__WHAT TO WORK ON__
List each line of the data that holds the string "female", please.

__Saved entries__
_ _ _ _ _
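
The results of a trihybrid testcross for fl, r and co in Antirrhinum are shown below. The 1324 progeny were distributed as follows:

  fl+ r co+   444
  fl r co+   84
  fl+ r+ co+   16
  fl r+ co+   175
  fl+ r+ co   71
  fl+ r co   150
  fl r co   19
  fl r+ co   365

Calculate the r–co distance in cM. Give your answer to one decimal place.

27.2 cM

The two most frequent reciprocal classes, fl+ r co+ and fl r+ co, are the parental types, so the F1 was fl+ r co+ / fl r+ co.
The two rarest classes, fl+ r+ co+ and fl r co, are the double crossovers. Comparing them with the parentals, only the r allele has switched, so r is the middle locus and the order is fl – r – co.
Crossovers in the r–co interval produce the single-crossover classes fl+ r co and fl r+ co+ (150 + 175 = 325) plus the double crossovers (35).
RF(r–co) = (325 + 35) / 1324 = 360/1324 = 0.2719 → 27.2 cM.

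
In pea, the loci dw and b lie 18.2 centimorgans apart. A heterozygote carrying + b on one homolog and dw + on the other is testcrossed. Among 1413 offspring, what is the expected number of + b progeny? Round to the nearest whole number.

578

A map distance of 18.2 centimorgans corresponds to a recombination frequency of 0.182.
The F1 is + b / dw +, so + b is a parental gamete class with expected frequency (1 − r)/2 = 0.818/2 = 0.4090.
Expected number = 0.4090 × 1413 = 577.92 ≈ 578.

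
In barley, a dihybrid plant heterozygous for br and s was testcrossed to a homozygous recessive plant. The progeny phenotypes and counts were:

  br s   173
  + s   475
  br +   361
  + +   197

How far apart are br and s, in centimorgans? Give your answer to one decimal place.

The two most frequent classes, + s (475) and br + (361), are the parental types, so the F1 was + s / br +.
The recombinant classes are + + and br s: 197 + 173 = 370.
Recombination frequency = 370/1206 = 0.3068 ≈ 30.7%, i.e. 30.7 centimorgans.

30.7 centimorgans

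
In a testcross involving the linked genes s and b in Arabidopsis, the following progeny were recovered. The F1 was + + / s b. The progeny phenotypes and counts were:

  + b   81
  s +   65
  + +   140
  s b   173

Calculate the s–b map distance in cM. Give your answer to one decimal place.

31.8 cM

The recombinant classes are + b and s +: 81 + 65 = 146.
Recombination frequency = 146/459 = 0.3181 ≈ 31.8%, i.e. 31.8 cM.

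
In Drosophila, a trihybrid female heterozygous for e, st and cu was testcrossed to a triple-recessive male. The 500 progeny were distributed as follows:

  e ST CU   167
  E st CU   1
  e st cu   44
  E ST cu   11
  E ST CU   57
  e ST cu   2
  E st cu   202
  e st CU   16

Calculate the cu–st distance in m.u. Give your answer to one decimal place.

6.0 m.u.

The two most frequent reciprocal classes, E st cu and e ST CU, are the parental types, so the F1 was E st cu / e ST CU.
The two rarest classes, E st CU and e ST cu, are the double crossovers. Comparing them with the parentals, only the cu allele has switched, so cu is the middle locus and the order is e – cu – st.
Crossovers in the cu–st interval produce the single-crossover classes E ST cu and e st CU (11 + 16 = 27) plus the double crossovers (3).
RF(cu–st) = (27 + 3) / 500 = 30/500 = 0.0600 → 6.0 m.u.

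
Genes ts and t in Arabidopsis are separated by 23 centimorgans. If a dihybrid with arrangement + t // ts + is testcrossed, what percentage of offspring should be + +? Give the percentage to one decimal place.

11.5%

A map distance of 23 centimorgans corresponds to a recombination frequency of 0.230.
The F1 is + t / ts +, so + + is a recombinant gamete class with expected frequency r/2 = 0.230/2 = 0.1150.
That is 0.1150 = 11.5% of the progeny.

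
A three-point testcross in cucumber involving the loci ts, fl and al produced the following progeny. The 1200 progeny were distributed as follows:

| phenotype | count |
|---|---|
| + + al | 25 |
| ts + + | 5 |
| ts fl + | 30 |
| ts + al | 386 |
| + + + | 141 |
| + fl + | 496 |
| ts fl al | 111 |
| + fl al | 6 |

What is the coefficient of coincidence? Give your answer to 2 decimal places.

The two most frequent reciprocal classes, + fl + and ts + al, are the parental types, so the F1 was + fl + / ts + al.
The two rarest classes, + fl al and ts + +, are the double crossovers. Comparing them with the parentals, only the al allele has switched, so al is the middle locus and the order is fl – al – ts.
fl–al: (252 + 11)/1200 = 0.2192; al–ts: (55 + 11)/1200 = 0.0550.
Expected DCO frequency = 0.2192 × 0.0550 ≈ 0.01206; observed = 11/1200 ≈ 0.00917.
Coefficient of coincidence = 0.00917/0.01206 ≈ 0.76.

0.76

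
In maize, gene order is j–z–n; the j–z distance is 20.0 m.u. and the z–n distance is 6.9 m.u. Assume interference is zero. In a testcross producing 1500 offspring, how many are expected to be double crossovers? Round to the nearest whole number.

Map distances give recombination frequencies of 0.200 and 0.069 for the two intervals.
With no interference, expected double-crossover frequency = 0.200 × 0.069 = 0.01380.
Expected number = 0.01380 × 1500 = 20.70 ≈ 21.

21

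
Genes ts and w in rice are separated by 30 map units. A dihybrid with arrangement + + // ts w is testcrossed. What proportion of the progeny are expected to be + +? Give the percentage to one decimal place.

35.0%

A map distance of 30 map units corresponds to a recombination frequency of 0.300.
The F1 is + + / ts w, so + + is a parental gamete class with expected frequency (1 − r)/2 = 0.700/2 = 0.3500.
That is 0.3500 = 35.0% of the progeny.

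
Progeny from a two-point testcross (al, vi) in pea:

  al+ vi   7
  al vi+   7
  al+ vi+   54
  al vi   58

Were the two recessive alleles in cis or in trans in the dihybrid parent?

cis

The two most frequent classes are al+ vi+ (54) and al vi (58); these are the parental (non-recombinant) types.
So the F1 carried al+ vi+ on one chromosome and al vi on the other — the recessive alleles are on the same chromosome (cis / coupling).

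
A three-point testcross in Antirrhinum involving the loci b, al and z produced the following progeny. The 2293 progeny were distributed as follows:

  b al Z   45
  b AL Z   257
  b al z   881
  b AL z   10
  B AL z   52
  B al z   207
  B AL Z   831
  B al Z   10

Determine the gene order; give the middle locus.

The two most frequent reciprocal classes, b al z and B AL Z, are the parental types, so the F1 was b al z / B AL Z.
The two rarest classes, b AL z and B al Z, are the double crossovers. Comparing them with the parentals, only the al allele has switched, so al is the middle locus and the order is b – al – z.

al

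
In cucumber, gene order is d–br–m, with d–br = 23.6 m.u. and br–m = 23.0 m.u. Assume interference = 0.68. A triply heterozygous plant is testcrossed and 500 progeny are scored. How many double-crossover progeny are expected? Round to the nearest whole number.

Map distances give recombination frequencies of 0.236 and 0.230 for the two intervals.
With interference 0.68 (so coincidence = 0.32), expected double-crossover frequency = 0.236 × 0.230 × 0.32 = 0.01737.
Expected number = 0.01737 × 500 = 8.68 ≈ 9.

9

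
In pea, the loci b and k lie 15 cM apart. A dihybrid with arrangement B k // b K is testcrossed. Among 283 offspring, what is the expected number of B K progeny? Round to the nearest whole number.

21

A map distance of 15 cM corresponds to a recombination frequency of 0.150.
The F1 is B k / b K, so B K is a recombinant gamete class with expected frequency r/2 = 0.150/2 = 0.0750.
Expected number = 0.0750 × 283 = 21.22 ≈ 21.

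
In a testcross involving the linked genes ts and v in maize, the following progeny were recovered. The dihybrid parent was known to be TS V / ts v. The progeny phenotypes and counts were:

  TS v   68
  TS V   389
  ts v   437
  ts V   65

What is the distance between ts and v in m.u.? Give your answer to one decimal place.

The recombinant classes are TS v and ts V: 68 + 65 = 133.
Recombination frequency = 133/959 = 0.1387 ≈ 13.9%, i.e. 13.9 m.u.

13.9 m.u.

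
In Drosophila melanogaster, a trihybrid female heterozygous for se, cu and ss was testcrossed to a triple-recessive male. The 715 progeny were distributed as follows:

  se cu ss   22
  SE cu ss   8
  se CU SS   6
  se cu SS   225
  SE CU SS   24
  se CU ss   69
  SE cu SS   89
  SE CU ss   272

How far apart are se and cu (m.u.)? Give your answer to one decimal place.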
_ _ _ _ _
__TASK ANSWER__
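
In Drosophila, a trihybrid female heterozygous for e, st and cu was testcrossed to a triple-recessive male. The 500 progeny were distributed as follows:
In Drosophila melanogaster, a trihybrid female heterozygous for se, cu and ss was testcrossed to a triple-recessive male. The 715 progeny were distributed as follows: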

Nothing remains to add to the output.